▸ Task brief:
Report, in full, each line of the material below in which the string "installation" occurs.
[[ Entries provided open ]]
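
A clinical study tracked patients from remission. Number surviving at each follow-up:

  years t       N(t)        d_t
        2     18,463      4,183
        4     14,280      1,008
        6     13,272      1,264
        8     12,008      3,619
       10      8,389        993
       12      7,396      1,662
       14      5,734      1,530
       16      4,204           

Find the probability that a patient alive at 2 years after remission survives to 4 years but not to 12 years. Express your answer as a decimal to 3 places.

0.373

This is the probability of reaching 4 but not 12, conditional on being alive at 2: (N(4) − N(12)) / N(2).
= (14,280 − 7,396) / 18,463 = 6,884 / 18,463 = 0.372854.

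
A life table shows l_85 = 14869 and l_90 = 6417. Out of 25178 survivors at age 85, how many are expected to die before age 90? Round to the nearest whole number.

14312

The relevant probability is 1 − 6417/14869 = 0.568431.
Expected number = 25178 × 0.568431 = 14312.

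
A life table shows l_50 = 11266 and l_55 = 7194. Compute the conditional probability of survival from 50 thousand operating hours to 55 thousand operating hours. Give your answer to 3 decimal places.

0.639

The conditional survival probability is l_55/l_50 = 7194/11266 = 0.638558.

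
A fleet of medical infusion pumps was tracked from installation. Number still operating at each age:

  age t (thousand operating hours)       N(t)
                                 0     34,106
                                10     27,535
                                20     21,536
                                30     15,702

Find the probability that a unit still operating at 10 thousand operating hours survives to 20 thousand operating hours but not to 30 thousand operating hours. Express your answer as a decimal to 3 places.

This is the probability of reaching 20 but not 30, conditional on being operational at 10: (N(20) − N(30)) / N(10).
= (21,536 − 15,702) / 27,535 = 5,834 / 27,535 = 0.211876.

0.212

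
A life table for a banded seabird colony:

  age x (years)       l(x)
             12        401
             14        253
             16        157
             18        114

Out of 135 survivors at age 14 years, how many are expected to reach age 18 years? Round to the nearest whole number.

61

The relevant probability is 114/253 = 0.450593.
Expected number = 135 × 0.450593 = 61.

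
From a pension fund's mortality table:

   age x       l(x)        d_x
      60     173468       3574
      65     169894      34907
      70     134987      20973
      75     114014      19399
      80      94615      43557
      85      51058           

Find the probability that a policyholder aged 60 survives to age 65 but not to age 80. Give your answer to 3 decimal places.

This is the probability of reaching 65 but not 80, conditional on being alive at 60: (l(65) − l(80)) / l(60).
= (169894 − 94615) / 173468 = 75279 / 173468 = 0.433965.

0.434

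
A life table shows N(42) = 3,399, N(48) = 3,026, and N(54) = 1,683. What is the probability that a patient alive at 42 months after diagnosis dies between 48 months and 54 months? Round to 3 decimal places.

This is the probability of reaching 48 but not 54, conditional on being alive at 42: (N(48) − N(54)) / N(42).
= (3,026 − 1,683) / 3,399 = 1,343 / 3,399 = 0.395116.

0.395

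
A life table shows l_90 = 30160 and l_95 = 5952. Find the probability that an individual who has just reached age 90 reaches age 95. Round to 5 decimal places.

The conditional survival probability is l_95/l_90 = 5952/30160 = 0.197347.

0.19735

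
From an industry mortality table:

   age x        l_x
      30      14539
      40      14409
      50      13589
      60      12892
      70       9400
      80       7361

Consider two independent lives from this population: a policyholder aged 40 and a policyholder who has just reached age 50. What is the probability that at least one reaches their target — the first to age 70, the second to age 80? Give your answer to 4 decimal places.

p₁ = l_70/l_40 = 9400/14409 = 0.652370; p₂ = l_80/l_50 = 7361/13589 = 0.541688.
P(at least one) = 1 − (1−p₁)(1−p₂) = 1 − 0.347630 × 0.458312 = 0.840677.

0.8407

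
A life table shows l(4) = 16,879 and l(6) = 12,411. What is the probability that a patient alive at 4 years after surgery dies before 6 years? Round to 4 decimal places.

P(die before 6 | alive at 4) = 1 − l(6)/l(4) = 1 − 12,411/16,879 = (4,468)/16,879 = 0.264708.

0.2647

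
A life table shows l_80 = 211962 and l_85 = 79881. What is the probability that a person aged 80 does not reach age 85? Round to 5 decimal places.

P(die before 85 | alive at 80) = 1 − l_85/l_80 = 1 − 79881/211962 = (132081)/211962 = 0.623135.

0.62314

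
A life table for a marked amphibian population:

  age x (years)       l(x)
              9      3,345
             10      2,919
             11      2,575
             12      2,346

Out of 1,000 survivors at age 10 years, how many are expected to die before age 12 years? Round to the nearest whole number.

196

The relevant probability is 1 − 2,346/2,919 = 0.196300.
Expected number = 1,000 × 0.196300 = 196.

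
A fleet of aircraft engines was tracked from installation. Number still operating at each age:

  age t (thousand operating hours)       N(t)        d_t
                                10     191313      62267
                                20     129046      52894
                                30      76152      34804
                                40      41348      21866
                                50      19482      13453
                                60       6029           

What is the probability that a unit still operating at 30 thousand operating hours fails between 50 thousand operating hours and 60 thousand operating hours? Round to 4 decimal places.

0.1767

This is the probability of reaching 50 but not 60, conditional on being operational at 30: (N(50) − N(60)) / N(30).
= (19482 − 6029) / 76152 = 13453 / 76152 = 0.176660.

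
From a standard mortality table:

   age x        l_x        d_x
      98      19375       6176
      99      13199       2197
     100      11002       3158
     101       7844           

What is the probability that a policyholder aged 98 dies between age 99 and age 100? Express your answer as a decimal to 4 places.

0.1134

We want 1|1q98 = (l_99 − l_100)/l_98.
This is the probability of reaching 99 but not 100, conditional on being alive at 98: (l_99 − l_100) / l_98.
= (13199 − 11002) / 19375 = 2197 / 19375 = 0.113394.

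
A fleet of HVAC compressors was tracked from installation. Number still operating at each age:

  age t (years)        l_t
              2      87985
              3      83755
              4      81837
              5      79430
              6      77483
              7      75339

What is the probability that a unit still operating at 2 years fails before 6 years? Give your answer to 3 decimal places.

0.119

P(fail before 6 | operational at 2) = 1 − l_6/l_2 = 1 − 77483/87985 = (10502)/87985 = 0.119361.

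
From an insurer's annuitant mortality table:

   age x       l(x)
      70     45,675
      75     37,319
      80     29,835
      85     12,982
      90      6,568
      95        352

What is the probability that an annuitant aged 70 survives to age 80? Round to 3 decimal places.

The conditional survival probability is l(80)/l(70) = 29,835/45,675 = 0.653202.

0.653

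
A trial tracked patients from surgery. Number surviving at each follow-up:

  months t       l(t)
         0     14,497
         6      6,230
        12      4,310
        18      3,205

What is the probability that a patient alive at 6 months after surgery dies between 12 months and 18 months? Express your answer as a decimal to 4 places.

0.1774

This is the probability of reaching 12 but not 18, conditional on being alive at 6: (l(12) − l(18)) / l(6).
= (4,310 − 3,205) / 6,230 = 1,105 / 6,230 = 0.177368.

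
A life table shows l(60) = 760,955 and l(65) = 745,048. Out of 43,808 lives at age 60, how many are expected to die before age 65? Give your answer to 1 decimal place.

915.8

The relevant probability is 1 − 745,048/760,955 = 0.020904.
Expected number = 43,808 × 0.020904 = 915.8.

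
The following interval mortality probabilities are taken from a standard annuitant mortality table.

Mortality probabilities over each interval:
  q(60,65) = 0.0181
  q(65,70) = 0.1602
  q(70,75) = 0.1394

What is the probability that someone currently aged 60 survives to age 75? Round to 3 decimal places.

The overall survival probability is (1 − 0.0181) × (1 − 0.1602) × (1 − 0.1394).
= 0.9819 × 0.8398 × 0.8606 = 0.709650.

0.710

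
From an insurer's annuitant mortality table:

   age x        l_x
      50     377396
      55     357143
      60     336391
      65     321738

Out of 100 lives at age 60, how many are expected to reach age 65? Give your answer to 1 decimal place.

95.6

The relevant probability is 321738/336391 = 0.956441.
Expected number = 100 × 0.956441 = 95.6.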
[[ Entries provided closed ]]
[[ Entries provided open ]]
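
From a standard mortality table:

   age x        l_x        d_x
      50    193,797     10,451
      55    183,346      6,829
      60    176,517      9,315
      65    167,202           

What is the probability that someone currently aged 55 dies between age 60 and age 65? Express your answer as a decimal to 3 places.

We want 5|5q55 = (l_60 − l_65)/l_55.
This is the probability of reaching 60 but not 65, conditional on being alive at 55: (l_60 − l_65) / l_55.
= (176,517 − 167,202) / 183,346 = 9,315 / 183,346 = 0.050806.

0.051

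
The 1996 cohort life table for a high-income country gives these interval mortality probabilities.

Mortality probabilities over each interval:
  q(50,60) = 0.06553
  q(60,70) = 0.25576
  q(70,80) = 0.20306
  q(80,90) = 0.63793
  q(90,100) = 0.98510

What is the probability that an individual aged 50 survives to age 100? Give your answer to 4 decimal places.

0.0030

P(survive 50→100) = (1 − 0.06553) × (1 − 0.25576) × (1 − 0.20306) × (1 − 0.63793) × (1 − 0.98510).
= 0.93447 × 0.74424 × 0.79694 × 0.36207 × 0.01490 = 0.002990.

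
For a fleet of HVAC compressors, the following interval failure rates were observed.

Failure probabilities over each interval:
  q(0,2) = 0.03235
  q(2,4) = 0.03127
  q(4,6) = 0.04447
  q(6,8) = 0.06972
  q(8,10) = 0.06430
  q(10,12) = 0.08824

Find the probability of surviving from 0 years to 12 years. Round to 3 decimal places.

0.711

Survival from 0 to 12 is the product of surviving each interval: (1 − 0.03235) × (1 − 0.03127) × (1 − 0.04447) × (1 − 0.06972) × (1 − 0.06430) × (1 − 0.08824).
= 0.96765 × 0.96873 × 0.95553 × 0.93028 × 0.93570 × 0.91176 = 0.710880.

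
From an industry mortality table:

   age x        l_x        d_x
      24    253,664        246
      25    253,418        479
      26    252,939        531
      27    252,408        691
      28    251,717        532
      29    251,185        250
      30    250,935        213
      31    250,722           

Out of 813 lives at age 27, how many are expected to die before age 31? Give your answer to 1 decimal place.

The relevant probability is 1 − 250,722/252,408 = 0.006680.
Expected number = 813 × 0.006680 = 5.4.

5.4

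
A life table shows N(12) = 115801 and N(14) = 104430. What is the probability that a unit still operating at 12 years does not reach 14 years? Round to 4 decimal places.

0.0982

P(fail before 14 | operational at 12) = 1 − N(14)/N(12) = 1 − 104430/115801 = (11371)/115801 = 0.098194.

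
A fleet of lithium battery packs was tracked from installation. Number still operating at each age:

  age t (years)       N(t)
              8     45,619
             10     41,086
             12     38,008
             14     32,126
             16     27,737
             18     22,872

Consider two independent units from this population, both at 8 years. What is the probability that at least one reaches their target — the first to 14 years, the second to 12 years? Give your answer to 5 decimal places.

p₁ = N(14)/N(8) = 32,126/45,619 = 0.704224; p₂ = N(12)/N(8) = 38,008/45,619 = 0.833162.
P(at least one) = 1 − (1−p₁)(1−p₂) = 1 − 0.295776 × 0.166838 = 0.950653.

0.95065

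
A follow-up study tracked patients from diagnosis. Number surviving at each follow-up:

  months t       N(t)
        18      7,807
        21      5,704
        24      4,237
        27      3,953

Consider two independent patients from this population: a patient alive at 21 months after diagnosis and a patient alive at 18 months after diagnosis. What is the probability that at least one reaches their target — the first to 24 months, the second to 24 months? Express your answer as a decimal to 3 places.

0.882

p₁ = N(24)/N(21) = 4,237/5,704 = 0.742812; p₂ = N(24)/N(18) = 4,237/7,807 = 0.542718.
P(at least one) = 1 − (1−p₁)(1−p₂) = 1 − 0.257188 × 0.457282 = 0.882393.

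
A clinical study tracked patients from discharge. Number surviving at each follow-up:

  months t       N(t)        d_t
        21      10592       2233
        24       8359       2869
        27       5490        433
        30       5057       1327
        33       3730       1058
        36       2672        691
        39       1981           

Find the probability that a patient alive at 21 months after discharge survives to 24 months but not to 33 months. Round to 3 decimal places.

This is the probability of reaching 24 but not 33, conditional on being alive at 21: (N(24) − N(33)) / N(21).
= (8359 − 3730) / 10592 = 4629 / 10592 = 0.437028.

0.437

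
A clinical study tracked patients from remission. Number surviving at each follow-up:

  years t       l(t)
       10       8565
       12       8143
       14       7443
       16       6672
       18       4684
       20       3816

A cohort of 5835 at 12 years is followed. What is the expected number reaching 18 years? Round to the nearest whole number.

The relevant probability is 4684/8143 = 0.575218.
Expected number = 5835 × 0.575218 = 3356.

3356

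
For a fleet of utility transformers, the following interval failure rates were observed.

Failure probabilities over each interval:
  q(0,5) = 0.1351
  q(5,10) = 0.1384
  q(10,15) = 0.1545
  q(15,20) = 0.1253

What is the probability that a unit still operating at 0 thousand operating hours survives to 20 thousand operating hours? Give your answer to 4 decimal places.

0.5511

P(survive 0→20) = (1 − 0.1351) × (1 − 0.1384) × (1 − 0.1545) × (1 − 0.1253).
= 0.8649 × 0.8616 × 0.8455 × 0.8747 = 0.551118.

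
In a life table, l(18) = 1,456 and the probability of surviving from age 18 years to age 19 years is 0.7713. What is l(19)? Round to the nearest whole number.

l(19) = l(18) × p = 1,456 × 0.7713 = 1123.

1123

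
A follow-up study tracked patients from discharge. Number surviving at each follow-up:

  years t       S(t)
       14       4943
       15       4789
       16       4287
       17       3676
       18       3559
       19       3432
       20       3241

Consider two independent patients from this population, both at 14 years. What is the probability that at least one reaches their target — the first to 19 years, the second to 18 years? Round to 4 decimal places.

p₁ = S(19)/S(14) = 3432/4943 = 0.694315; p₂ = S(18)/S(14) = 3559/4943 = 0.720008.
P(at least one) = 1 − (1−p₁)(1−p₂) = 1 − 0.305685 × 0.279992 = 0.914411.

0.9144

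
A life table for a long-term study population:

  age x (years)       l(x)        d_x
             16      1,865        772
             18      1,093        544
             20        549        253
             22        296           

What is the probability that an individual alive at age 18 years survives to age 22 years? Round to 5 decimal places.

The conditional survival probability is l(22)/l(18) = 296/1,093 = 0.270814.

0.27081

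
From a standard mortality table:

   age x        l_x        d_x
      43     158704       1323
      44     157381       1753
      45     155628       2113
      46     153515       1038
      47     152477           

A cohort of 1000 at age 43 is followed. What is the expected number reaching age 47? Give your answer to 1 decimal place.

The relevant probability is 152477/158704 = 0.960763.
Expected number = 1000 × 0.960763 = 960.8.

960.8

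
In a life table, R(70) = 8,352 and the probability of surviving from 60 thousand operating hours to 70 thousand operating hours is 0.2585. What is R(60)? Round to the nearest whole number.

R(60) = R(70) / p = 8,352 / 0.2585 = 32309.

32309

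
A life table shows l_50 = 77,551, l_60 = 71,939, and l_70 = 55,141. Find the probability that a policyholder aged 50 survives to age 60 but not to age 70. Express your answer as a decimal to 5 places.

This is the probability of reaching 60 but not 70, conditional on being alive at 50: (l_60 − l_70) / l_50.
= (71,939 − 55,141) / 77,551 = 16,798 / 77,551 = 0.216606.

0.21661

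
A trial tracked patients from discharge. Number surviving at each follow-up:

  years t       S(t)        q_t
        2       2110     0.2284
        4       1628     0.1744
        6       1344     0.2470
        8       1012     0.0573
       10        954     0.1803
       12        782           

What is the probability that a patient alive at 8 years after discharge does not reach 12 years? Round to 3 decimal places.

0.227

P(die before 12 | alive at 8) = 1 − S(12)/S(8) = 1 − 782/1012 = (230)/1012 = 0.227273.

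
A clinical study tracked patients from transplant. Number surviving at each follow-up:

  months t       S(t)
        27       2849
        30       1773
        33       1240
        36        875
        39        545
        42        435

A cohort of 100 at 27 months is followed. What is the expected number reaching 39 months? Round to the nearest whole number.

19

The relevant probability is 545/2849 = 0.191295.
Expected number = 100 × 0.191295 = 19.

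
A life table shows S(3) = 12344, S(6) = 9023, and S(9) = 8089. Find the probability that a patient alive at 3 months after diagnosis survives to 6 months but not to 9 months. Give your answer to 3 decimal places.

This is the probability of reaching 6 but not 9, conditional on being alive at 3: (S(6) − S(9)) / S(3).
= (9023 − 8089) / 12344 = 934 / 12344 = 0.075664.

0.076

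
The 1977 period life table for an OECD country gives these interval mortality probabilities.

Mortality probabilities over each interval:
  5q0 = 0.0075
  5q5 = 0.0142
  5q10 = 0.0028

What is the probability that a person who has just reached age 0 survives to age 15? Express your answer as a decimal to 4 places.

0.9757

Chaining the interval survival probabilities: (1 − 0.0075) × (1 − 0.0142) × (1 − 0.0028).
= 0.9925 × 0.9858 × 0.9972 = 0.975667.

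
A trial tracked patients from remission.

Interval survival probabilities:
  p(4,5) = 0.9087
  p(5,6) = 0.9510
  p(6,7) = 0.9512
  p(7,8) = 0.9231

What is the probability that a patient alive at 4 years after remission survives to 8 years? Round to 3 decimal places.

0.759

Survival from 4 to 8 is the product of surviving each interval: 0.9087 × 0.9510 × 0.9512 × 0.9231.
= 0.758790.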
[[ Entries provided closed ]]
▸ Task response:
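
A fleet of medical infusion pumps was tracked from installation. Number still operating at each age:
A fleet of aircraft engines was tracked from installation. Number still operating at each age:
A fleet of HVAC compressors was tracked from installation. Number still operating at each age:
A fleet of lithium battery packs was tracked from installation. Number still operating at each age: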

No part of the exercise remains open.